Your goal
Write out the data exactly from its first line onward, ending with the line in which "- Nov 2 2021" appears.

***** Data for review

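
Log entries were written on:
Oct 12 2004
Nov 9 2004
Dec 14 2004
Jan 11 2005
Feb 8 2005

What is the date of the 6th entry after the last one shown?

These are Tuesdays at 28- or 35-day spacing (28, 35, 28, 28).
The pattern: 2nd Tuesday of the month.
2nd Tuesday of March 2005: Mar 8 2005.
2nd Tuesday of April 2005: Apr 12 2005.
2nd Tuesday of May 2005: May 10 2005.
June 2005 — 2nd Tuesday is Jun 14 2005.
2nd Tuesday of July 2005: Jul 12 2005.
August 2005 — 2nd Tuesday is Aug 9 2005.

Aug 9 2005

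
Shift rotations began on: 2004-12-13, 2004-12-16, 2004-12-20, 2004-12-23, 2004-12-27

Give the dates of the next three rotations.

2004-12-30, 2005-01-03, 2005-01-06

Gaps: 3, 4, 3, 4 days — not constant, but cyclic with period 2.
The events fall on every Monday and Thursday.
Next Thursday: 2004-12-30.
The following Monday is 2005-01-03.
The following Thursday is 2005-01-06.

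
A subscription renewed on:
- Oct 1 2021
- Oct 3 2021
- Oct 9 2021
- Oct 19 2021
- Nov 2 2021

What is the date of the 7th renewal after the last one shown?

Intervals are 2, 6, 10, 14 days — an arithmetic progression with common difference 4.
Next gap: 18 days. Nov 2 2021 + 18 days = Nov 20 2021.
Next gap: 22 days. Nov 20 2021 + 22 days = Dec 12 2021.
Next gap: 26 days. Dec 12 2021 + 26 days = Jan 7 2022.
Next gap: 30 days. Jan 7 2022 + 30 days = Feb 6 2022.
Next gap: 34 days. Feb 6 2022 + 34 days = Mar 12 2022.
Next gap: 38 days. Mar 12 2022 + 38 days = Apr 19 2022.
Next gap: 42 days. Apr 19 2022 + 42 days = May 31 2022.

May 31 2022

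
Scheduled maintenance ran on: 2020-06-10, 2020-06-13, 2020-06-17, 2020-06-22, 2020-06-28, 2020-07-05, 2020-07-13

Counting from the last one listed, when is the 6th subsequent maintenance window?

2020-09-20

Intervals are 3, 4, 5, 6, 7, 8 days — an arithmetic progression with common difference 1.
Next gap: 9 days. 2020-07-13 + 9 days = 2020-07-22.
Next gap: 10 days. 2020-07-22 + 10 days = 2020-08-01.
Next gap: 11 days. 2020-08-01 + 11 days = 2020-08-12.
Next gap: 12 days. 2020-08-12 + 12 days = 2020-08-24.
Next gap: 13 days. 2020-08-24 + 13 days = 2020-09-06.
Next gap: 14 days. 2020-09-06 + 14 days = 2020-09-20.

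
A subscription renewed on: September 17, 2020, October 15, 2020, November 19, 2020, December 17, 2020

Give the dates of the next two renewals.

January 21, 2021; February 18, 2021

All dates are Thursdays, 28, 35, 28 days apart.
Specifically, the 3rd Thursday of each month.
January 2021 — 3rd Thursday is January 21, 2021.
3rd Thursday of February 2021: February 18, 2021.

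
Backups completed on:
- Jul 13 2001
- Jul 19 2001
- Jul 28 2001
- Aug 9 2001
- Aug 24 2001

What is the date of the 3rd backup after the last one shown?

Oct 26 2001

The spacing grows by 3 each time: 6, 9, 12, 15 days.
Next gap: 18 days. Aug 24 2001 + 18 days = Sep 11 2001.
Next gap: 21 days. Sep 11 2001 + 21 days = Oct 2 2001.
Next gap: 24 days. Oct 2 2001 + 24 days = Oct 26 2001.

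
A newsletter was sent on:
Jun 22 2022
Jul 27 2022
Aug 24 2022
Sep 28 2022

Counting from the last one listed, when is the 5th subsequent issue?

Feb 22 2023

All dates are Wednesdays, 35, 28, 35 days apart.
Specifically, the 4th Wednesday of each month.
4th Wednesday of October 2022: Oct 26 2022.
4th Wednesday of November 2022: Nov 23 2022.
4th Wednesday of December 2022: Dec 28 2022.
4th Wednesday of January 2023: Jan 25 2023.
4th Wednesday of February 2023: Feb 22 2023.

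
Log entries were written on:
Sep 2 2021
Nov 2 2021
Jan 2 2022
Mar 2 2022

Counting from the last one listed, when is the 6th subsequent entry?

The day-of-month is always 2 (61, 61, 59 days between events).
So this recurs on the 2nd of every 2 months.
May 2022: May 2 2022.
Next: July 2022 → Jul 2 2022.
September 2022: Sep 2 2022.
Next: November 2022 → Nov 2 2022.
Next: January 2023 → Jan 2 2023.
Next: March 2023 → Mar 2 2023.

Mar 2 2023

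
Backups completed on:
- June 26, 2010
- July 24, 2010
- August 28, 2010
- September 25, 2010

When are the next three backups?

October 23, 2010; November 27, 2010; December 25, 2010

These are Saturdays at 28- or 35-day spacing (28, 35, 28).
The pattern: 4th Saturday of the month.
October 2010 — 4th Saturday is October 23, 2010.
November 2010 — 4th Saturday is November 27, 2010.
4th Saturday of December 2010: December 25, 2010.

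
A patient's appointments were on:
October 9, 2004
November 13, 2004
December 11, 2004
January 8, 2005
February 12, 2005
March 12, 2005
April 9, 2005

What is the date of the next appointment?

May 14, 2005

These are Saturdays at 28- or 35-day spacing (35, 28, 28, 35, 28, 28).
The pattern: 2nd Saturday of the month.
May 2005 — 2nd Saturday is May 14, 2005.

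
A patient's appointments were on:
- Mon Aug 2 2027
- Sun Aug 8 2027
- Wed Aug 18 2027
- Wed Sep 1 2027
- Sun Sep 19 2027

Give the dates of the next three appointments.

Intervals are 6, 10, 14, 18 days — an arithmetic progression with common difference 4.
Next gap: 22 days. Sun Sep 19 2027 + 22 days = Mon Oct 11 2027.
Next gap: 26 days. Mon Oct 11 2027 + 26 days = Sat Nov 6 2027.
Next gap: 30 days. Sat Nov 6 2027 + 30 days = Mon Dec 6 2027.

Mon Oct 11 2027, Sat Nov 6 2027, Mon Dec 6 2027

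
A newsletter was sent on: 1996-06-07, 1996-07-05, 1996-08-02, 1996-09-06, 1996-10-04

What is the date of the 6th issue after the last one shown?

Gaps: 28, 28, 35, 28 days — a mix of 28 and 35. Every date is a Friday.
Each is the 1st Friday of its month.
1st Friday of November 1996: 1996-11-01.
1st Friday of December 1996: 1996-12-06.
1st Friday of January 1997: 1997-01-03.
1st Friday of February 1997: 1997-02-07.
1st Friday of March 1997: 1997-03-07.
1st Friday of April 1997: 1997-04-04.

1997-04-04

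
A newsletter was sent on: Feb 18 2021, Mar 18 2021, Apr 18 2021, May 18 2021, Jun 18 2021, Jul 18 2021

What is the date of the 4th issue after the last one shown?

Nov 18 2021

Gaps: 28, 31, 30, 31, 30 days — not constant. Every event is on the 18th of the month.
Pattern: the 18th of each month.
Next: August 2021 → Aug 18 2021.
September 2021: Sep 18 2021.
Next: October 2021 → Oct 18 2021.
Next: November 2021 → Nov 18 2021.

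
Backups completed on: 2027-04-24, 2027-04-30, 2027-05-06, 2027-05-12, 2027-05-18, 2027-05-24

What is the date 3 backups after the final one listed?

Every event comes 6 days after the last (6, 6, 6, 6, 6).
2027-05-24 + 6 days = 2027-05-30.
2027-05-30 + 6 days = 2027-06-05.
2027-06-05 + 6 days = 2027-06-11.

2027-06-11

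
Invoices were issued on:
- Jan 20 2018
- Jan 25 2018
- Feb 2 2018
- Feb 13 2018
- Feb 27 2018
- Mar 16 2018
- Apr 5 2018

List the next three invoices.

Gaps: 5, 8, 11, 14, 17, 20 days — each gap is 3 larger than the previous one.
Next gap: 23 days. Apr 5 2018 + 23 days = Apr 28 2018.
Next gap: 26 days. Apr 28 2018 + 26 days = May 24 2018.
Next gap: 29 days. May 24 2018 + 29 days = Jun 22 2018.

Apr 28 2018, May 24 2018, Jun 22 2018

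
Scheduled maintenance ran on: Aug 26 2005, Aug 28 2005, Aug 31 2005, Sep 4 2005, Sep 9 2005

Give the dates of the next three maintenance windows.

Gaps: 2, 3, 4, 5 days — each gap is 1 larger than the previous one.
Next gap: 6 days. Sep 9 2005 + 6 days = Sep 15 2005.
Next gap: 7 days. Sep 15 2005 + 7 days = Sep 22 2005.
Next gap: 8 days. Sep 22 2005 + 8 days = Sep 30 2005.

Sep 15 2005, Sep 22 2005, Sep 30 2005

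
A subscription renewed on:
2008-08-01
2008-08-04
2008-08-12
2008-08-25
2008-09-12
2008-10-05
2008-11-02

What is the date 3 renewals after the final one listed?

Gaps: 3, 8, 13, 18, 23, 28 days — each gap is 5 larger than the previous one.
Next gap: 33 days. 2008-11-02 + 33 days = 2008-12-05.
Next gap: 38 days. 2008-12-05 + 38 days = 2009-01-12.
Next gap: 43 days. 2009-01-12 + 43 days = 2009-02-24.

2009-02-24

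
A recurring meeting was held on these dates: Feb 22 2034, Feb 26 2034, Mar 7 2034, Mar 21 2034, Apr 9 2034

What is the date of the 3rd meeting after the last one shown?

Jul 5 2034

The spacing grows by 5 each time: 4, 9, 14, 19 days.
Next gap: 24 days. Apr 9 2034 + 24 days = May 3 2034.
Next gap: 29 days. May 3 2034 + 29 days = Jun 1 2034.
Next gap: 34 days. Jun 1 2034 + 34 days = Jul 5 2034.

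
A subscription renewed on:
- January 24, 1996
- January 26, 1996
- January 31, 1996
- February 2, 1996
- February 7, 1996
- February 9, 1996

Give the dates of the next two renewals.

The gap pattern 2, 5, 2, 5, 2 repeats every 2 events.
These are the Wednesdays and Fridays of each week.
The following Wednesday is February 14, 1996.
The following Friday is February 16, 1996.

February 14, 1996; February 16, 1996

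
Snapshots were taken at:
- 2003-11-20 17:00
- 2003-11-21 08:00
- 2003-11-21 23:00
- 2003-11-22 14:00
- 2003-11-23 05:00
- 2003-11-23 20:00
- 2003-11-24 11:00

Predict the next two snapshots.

The interval is a steady 15 hours (15, 15, 15, 15, 15, 15).
2003-11-24 11:00 + 15 h = 2003-11-25 02:00.
2003-11-25 02:00 + 15 h = 2003-11-25 17:00.

2003-11-25 02:00, 2003-11-25 17:00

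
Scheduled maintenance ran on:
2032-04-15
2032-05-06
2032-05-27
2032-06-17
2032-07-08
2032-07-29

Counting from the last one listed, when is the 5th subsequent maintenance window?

2032-11-11

Gaps between consecutive events: 21, 21, 21, 21, 21 days — a constant 21-day interval.
2032-07-29 + 21 days = 2032-08-19.
2032-08-19 + 21 days = 2032-09-09.
2032-09-09 + 21 days = 2032-09-30.
2032-09-30 + 21 days = 2032-10-21.
2032-10-21 + 21 days = 2032-11-11.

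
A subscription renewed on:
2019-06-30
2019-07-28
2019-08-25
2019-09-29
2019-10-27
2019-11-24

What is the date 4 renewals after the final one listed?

All Sundays; the gaps (28, 28, 35, 28, 28) vary with month length.
This is the last Sunday of each month.
Last Sunday of December 2019: 2019-12-29.
Last Sunday of January 2020: 2020-01-26.
February 2020 ends with Sunday 2020-02-23.
March 2020 ends with Sunday 2020-03-29.

2020-03-29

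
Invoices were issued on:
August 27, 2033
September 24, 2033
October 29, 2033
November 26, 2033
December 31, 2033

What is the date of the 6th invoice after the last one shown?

June 24, 2034

These are Saturdays with 28, 35, 28, 35-day gaps.
Each is the final Saturday of its month — October 29, 2033 is past the 28th, so '4th Saturday' doesn't fit.
January 2034 ends with Saturday January 28, 2034.
February 2034 ends with Saturday February 25, 2034.
March 2034 ends with Saturday March 25, 2034.
Last Saturday of April 2034: April 29, 2034.
May 2034 ends with Saturday May 27, 2034.
June 2034 ends with Saturday June 24, 2034.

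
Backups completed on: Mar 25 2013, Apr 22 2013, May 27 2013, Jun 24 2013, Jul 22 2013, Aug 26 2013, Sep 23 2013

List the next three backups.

Oct 28 2013, Nov 25 2013, Dec 23 2013

These are Mondays at 28- or 35-day spacing (28, 35, 28, 28, 35, 28).
The pattern: 4th Monday of the month.
4th Monday of October 2013: Oct 28 2013.
November 2013 — 4th Monday is Nov 25 2013.
December 2013 — 4th Monday is Dec 23 2013.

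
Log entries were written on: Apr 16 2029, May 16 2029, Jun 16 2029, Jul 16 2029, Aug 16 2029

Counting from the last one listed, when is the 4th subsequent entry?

Dec 16 2029

Each date is the 16th; the gaps (30, 31, 30, 31) track the month lengths.
The rule is the 16th of each month.
Next: September 2029 → Sep 16 2029.
Next: October 2029 → Oct 16 2029.
November 2029: Nov 16 2029.
Next: December 2029 → Dec 16 2029.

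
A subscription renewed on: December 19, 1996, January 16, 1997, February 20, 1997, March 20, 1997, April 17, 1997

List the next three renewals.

May 15, 1997; June 19, 1997; July 17, 1997

Gaps: 28, 35, 28, 28 days — a mix of 28 and 35. Every date is a Thursday.
Each is the 3rd Thursday of its month.
3rd Thursday of May 1997: May 15, 1997.
June 1997 — 3rd Thursday is June 19, 1997.
July 1997 — 3rd Thursday is July 17, 1997.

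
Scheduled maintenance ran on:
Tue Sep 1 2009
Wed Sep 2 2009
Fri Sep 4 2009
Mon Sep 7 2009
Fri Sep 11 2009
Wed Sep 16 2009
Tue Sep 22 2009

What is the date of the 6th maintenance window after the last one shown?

Wed Nov 18 2009

The spacing grows by 1 each time: 1, 2, 3, 4, 5, 6 days.
Next gap: 7 days. Tue Sep 22 2009 + 7 days = Tue Sep 29 2009.
Next gap: 8 days. Tue Sep 29 2009 + 8 days = Wed Oct 7 2009.
Next gap: 9 days. Wed Oct 7 2009 + 9 days = Fri Oct 16 2009.
Next gap: 10 days. Fri Oct 16 2009 + 10 days = Mon Oct 26 2009.
Next gap: 11 days. Mon Oct 26 2009 + 11 days = Fri Nov 6 2009.
Next gap: 12 days. Fri Nov 6 2009 + 12 days = Wed Nov 18 2009.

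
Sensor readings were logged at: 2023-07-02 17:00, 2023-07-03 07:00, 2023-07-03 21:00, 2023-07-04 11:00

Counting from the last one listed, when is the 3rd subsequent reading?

2023-07-06 05:00

Gaps: 14, 14, 14 hours — each event is 14 hours after the previous one.
2023-07-04 11:00 + 14 h = 2023-07-05 01:00.
2023-07-05 01:00 + 14 h = 2023-07-05 15:00.
2023-07-05 15:00 + 14 h = 2023-07-06 05:00.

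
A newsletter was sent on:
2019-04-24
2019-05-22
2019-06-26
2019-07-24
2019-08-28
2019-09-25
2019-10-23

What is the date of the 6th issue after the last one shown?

All dates are Wednesdays, 28, 35, 28, 35, 28, 28 days apart.
Specifically, the 4th Wednesday of each month.
4th Wednesday of November 2019: 2019-11-27.
December 2019 — 4th Wednesday is 2019-12-25.
January 2020 — 4th Wednesday is 2020-01-22.
February 2020 — 4th Wednesday is 2020-02-26.
March 2020 — 4th Wednesday is 2020-03-25.
April 2020 — 4th Wednesday is 2020-04-22.

2020-04-22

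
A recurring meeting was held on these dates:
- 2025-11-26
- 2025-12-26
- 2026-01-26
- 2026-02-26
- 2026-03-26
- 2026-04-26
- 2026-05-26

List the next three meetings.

Each date is the 26th; the gaps (30, 31, 31, 28, 31, 30) track the month lengths.
The rule is the 26th of each month.
Next: June 2026 → 2026-06-26.
July 2026: 2026-07-26.
Next: August 2026 → 2026-08-26.

2026-06-26, 2026-07-26, 2026-08-26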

**********

Written response
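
Log entries were written on:
Oct 12 2004
Nov 9 2004
Dec 14 2004
Jan 11 2005
Feb 8 2005

What is the date of the 6th entry after the last one shown?

These are Tuesdays at 28- or 35-day spacing (28, 35, 28, 28).
The pattern: 2nd Tuesday of the month.
2nd Tuesday of March 2005: Mar 8 2005.
2nd Tuesday of April 2005: Apr 12 2005.
2nd Tuesday of May 2005: May 10 2005.
June 2005 — 2nd Tuesday is Jun 14 2005.
2nd Tuesday of July 2005: Jul 12 2005.
August 2005 — 2nd Tuesday is Aug 9 2005.

Aug 9 2005

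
Shift rotations began on: 2004-12-13, 2004-12-16, 2004-12-20, 2004-12-23, 2004-12-27

Give the dates of the next three rotations.

2004-12-30, 2005-01-03, 2005-01-06

Gaps: 3, 4, 3, 4 days — not constant, but cyclic with period 2.
The events fall on every Monday and Thursday.
Next Thursday: 2004-12-30.
The following Monday is 2005-01-03.
The following Thursday is 2005-01-06.

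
A subscription renewed on:
- Oct 1 2021
- Oct 3 2021
- Oct 9 2021
- Oct 19 2021
- Nov 2 2021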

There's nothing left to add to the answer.